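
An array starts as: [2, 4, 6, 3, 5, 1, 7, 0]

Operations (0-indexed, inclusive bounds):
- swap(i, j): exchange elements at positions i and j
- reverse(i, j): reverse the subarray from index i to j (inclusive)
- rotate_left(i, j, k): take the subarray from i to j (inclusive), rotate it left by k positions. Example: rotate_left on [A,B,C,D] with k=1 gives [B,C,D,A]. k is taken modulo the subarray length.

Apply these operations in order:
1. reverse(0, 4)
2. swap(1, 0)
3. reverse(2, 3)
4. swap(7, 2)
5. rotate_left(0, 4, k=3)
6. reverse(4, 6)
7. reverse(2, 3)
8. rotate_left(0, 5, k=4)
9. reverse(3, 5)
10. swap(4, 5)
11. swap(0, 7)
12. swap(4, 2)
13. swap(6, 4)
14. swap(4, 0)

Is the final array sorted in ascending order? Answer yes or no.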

────────────────

• What you need to do
From the line with "9. reverse(3, 5)" to the final line of the data above, please reproduce every line exactly and add nothing.

• Solution to this problem
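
9. reverse(3, 5)
10. swap(4, 5)
11. swap(0, 7)
12. swap(4, 2)
13. swap(6, 4)
14. swap(4, 0)

Is the final array sorted in ascending order? Answer yes or no.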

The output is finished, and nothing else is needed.